Work task -> Filter the entries below down to the lines that hold "Measure".

Data records ->
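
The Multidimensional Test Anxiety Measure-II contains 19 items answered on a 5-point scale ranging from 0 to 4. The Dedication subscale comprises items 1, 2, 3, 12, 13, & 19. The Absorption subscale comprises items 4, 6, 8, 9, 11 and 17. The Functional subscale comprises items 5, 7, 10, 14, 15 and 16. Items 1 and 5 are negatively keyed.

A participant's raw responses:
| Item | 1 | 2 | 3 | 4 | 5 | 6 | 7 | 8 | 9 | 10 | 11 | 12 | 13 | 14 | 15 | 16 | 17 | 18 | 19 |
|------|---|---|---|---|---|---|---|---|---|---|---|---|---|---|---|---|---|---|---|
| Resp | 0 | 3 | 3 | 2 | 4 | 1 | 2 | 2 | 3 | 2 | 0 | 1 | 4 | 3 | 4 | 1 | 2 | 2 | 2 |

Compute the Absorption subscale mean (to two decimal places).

Absorption items: 4, 6, 8, 9, 11, 17.
  item 4: 2
  item 6: 1
  item 8: 2
  item 9: 3
  item 11: 0
  item 17: 2
Sum = 2 + 1 + 2 + 3 + 0 + 2 = 10
Mean = 10 / 6 = 1.67

1.67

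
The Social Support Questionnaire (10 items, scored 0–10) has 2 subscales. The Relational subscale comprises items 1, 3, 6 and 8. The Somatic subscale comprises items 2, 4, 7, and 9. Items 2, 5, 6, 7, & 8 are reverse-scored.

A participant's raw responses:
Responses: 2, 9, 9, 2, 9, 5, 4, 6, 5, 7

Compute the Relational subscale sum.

Relational items: 1, 3, 6, 8.
Of these, items 6 and 8 are reverse-scored; on a 0–10 scale, reversed = 10 − raw.
  item 1: 2
  item 3: 9
  item 6: 10 − 5 = 5
  item 8: 10 − 6 = 4
Sum = 2 + 9 + 5 + 4 = 20

20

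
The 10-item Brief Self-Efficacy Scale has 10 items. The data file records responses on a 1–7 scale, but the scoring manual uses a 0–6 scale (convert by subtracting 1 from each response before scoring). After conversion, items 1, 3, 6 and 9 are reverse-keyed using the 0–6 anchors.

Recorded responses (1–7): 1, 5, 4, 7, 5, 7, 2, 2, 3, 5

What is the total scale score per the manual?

33

Convert to 0–6: 0, 4, 3, 6, 4, 6, 1, 1, 2, 4
Reverse-coded (reversed = (0+6) − raw = 6 − raw):
  item 1: 6 − 0 = 6
  item 3: 6 − 3 = 3
  item 6: 6 − 6 = 0
  item 9: 6 − 2 = 4
Scored: 6, 4, 3, 6, 4, 0, 1, 1, 4, 4
Total = 33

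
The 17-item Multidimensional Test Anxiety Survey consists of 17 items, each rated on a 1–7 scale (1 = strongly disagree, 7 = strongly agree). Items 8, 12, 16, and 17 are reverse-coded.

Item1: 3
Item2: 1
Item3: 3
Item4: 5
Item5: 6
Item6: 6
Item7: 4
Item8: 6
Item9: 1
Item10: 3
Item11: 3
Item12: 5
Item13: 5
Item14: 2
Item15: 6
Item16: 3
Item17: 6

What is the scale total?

60

Raw sum = 68. Reverse-coded items: 8, 12, 16, 17; their raw sum = 20.
Each reversal replaces raw with 8 − raw, changing the total by 8 − 2·raw per item.
Total = 68 + 4·8 − 2·20 = 68 + 32 − 40 = 60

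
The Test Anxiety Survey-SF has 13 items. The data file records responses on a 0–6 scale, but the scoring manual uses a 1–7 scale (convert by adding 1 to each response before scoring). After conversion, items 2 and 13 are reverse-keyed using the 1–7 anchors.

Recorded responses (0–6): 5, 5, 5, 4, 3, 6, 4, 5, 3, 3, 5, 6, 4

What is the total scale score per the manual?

65

Convert to 1–7: 6, 6, 6, 5, 4, 7, 5, 6, 4, 4, 6, 7, 5
Reverse-coded (reverse-coded value = 8 − response):
  item 2: 8 − 6 = 2
  item 13: 8 − 5 = 3
Scored: 6, 2, 6, 5, 4, 7, 5, 6, 4, 4, 6, 7, 3
Total = 65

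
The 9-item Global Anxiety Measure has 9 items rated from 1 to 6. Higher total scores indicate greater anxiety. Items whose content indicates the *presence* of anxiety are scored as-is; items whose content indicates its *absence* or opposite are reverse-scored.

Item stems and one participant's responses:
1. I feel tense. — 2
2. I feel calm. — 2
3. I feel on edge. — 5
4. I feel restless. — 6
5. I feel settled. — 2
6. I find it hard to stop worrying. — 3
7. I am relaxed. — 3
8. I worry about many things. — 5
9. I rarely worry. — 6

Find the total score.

Items 2, 5, 7, 9 describe the absence/opposite of anxiety → reverse-score.
on a 1–6 scale, reversed = 7 − raw.
  item 1: 2
  item 2: 7 − 2 = 5
  item 3: 5
  item 4: 6
  item 5: 7 − 2 = 5
  item 6: 3
  item 7: 7 − 3 = 4
  item 8: 5
  item 9: 7 − 6 = 1
Total = 2 + 5 + 5 + 6 + 5 + 3 + 4 + 5 + 1 = 36

36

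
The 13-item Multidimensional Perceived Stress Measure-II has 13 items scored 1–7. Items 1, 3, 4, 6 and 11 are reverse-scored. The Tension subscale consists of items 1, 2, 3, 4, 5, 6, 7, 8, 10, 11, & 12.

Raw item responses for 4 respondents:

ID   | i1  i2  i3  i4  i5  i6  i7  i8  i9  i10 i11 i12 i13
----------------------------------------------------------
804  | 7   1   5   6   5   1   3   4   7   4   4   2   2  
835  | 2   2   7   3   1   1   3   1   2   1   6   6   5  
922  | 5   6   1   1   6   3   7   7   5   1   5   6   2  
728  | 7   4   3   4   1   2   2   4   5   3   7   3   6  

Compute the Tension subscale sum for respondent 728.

34

Respondent 728 raw: 7, 4, 3, 4, 1, 2, 2, 4, 5, 3, 7, 3, 6.
Tension items: 1, 2, 3, 4, 5, 6, 7, 8, 10, 11, 12.
Reverse-coded (reversed = (1+7) − raw = 8 − raw):
  item 1: 8 − 7 = 1
  item 2: 4
  item 3: 8 − 3 = 5
  item 4: 8 − 4 = 4
  item 5: 1
  item 6: 8 − 2 = 6
  item 7: 2
  item 8: 4
  item 10: 3
  item 11: 8 − 7 = 1
  item 12: 3
Sum = 1 + 4 + 5 + 4 + 1 + 6 + 2 + 4 + 3 + 1 + 3 = 34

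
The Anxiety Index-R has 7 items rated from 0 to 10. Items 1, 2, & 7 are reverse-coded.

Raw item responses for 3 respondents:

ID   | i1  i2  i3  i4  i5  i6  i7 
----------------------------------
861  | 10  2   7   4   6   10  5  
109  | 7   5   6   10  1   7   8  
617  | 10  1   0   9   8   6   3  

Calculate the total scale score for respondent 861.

Respondent 861 raw: 10, 2, 7, 4, 6, 10, 5.
Reverse-coded (reverse-coded value = 10 − response):
  item 1: 10 − 10 = 0
  item 2: 10 − 2 = 8
  item 3: 7
  item 4: 4
  item 5: 6
  item 6: 10
  item 7: 10 − 5 = 5
Sum = 0 + 8 + 7 + 4 + 6 + 10 + 5 = 40

40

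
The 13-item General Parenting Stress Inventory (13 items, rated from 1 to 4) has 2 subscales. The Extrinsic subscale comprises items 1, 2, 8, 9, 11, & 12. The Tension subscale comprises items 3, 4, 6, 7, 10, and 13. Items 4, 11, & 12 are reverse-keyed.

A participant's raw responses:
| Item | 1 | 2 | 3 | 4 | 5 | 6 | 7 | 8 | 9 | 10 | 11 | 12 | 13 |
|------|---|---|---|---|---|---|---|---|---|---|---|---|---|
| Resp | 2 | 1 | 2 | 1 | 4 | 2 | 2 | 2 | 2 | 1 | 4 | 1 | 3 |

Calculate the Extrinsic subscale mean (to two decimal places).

Extrinsic items: 1, 2, 8, 9, 11, 12.
Of these, items 11 & 12 are reverse-keyed; reversed = (1+4) − raw = 5 − raw.
  item 1: 2
  item 2: 1
  item 8: 2
  item 9: 2
  item 11: 5 − 4 = 1
  item 12: 5 − 1 = 4
Sum = 2 + 1 + 2 + 2 + 1 + 4 = 12
Mean = 12 / 6 = 2.00

2.00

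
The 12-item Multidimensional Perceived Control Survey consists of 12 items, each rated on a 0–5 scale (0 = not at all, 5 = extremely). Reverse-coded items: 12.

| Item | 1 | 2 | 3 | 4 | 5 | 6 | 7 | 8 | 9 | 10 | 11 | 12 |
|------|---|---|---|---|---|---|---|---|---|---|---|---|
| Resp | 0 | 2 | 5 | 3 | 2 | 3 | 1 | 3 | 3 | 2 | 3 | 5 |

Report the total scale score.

Apply reverse scoring (on a 0–5 scale, reversed = 5 − raw):
  item 12: 5 − 5 = 0
After reverse-coding: 0, 2, 5, 3, 2, 3, 1, 3, 3, 2, 3, 0
Total = 0 + 2 + 5 + 3 + 2 + 3 + 1 + 3 + 3 + 2 + 3 + 0 = 27

27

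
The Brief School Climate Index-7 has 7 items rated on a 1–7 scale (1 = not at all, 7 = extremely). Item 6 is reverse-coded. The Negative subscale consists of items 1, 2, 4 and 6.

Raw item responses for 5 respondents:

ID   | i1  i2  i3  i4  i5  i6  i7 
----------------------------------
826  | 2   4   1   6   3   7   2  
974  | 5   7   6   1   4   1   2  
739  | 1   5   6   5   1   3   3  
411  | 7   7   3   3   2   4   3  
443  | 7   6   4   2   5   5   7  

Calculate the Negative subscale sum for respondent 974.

20

Respondent 974 raw: 5, 7, 6, 1, 4, 1, 2.
Negative items: 1, 2, 4, 6.
Reverse-coded (on a 1–7 scale, reversed = 8 − raw):
  item 1: 5
  item 2: 7
  item 4: 1
  item 6: 8 − 1 = 7
Sum = 5 + 7 + 1 + 7 = 20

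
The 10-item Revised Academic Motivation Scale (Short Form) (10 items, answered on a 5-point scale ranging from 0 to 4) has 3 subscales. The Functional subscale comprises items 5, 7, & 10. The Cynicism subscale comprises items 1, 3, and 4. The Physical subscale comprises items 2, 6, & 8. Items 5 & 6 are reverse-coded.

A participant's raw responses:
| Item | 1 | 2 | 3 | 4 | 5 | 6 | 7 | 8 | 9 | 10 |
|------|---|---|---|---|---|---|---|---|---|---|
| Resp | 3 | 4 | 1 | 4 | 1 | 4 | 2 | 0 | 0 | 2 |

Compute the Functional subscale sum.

7

Functional items: 5, 7, 10.
Of these, item 5 is reverse-coded; reversed = (0+4) − raw = 4 − raw.
  item 5: 4 − 1 = 3
  item 7: 2
  item 10: 2
Sum = 3 + 2 + 2 = 7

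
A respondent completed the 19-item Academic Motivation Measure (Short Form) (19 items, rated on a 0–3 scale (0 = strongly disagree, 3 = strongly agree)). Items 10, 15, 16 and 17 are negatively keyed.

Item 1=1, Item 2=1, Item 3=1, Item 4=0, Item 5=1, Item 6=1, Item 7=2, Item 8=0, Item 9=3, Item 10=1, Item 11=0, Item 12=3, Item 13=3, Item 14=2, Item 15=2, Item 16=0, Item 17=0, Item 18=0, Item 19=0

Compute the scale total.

Raw sum = 21. Negatively keyed items: 10, 15, 16, 17; their raw sum = 3.
Each reversal replaces raw with 3 − raw, changing the total by 3 − 2·raw per item.
Total = 21 + 4·3 − 2·3 = 21 + 12 − 6 = 27

27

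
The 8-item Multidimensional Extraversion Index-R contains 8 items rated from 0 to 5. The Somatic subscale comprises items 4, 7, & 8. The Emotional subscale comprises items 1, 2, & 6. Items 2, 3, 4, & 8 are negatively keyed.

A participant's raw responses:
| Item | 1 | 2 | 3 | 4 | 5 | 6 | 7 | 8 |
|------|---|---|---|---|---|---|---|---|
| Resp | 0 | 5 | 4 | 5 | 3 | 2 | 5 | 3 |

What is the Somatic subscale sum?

Somatic items: 4, 7, 8.
Of these, items 4 & 8 are negatively keyed; reverse-coded value = 5 − response.
  item 4: 5 − 5 = 0
  item 7: 5
  item 8: 5 − 3 = 2
Sum = 0 + 5 + 2 = 7

7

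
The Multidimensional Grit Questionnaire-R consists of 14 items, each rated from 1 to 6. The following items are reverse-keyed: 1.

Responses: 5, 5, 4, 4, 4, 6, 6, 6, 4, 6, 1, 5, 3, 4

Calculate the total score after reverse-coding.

60

Apply reverse scoring (reversed = (1+6) − raw = 7 − raw):
  item 1: 7 − 5 = 2
Scored responses: 2, 5, 4, 4, 4, 6, 6, 6, 4, 6, 1, 5, 3, 4
Total = 2 + 5 + 4 + 4 + 4 + 6 + 6 + 6 + 4 + 6 + 1 + 5 + 3 + 4 = 60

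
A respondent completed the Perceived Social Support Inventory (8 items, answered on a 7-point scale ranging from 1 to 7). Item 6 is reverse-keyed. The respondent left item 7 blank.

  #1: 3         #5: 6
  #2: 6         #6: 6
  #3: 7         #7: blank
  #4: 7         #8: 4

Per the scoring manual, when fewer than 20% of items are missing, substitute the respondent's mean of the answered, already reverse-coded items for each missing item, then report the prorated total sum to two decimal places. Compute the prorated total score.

Reverse-coded (on a 1–7 scale, reversed = 8 − raw):
  item 6: 8 − 6 = 2
Completed scored items (7 of 8): 3, 6, 7, 7, 6, 2, 4; sum = 35.
Person mean = 35 / 7 ≈ 5.0000
Prorated total = (35 / 7) × 8 = 40.00 (to 2 dp)

40.00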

Response to the task ->
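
The Multidimensional Test Anxiety Measure-II contains 19 items answered on a 5-point scale ranging from 0 to 4. The Dedication subscale comprises items 1, 2, 3, 12, 13, & 19. The Absorption subscale comprises items 4, 6, 8, 9, 11 and 17. The Functional subscale comprises items 5, 7, 10, 14, 15 and 16. Items 1 and 5 are negatively keyed.
The 9-item Global Anxiety Measure has 9 items rated from 1 to 6. Higher total scores indicate greater anxiety. Items whose content indicates the *presence* of anxiety are scored as-is; items whose content indicates its *absence* or opposite are reverse-scored.
The 13-item Multidimensional Perceived Stress Measure-II has 13 items scored 1–7. Items 1, 3, 4, 6 and 11 are reverse-scored. The Tension subscale consists of items 1, 2, 3, 4, 5, 6, 7, 8, 10, 11, & 12.
A respondent completed the 19-item Academic Motivation Measure (Short Form) (19 items, rated on a 0–3 scale (0 = strongly disagree, 3 = strongly agree)). Items 10, 15, 16 and 17 are negatively keyed.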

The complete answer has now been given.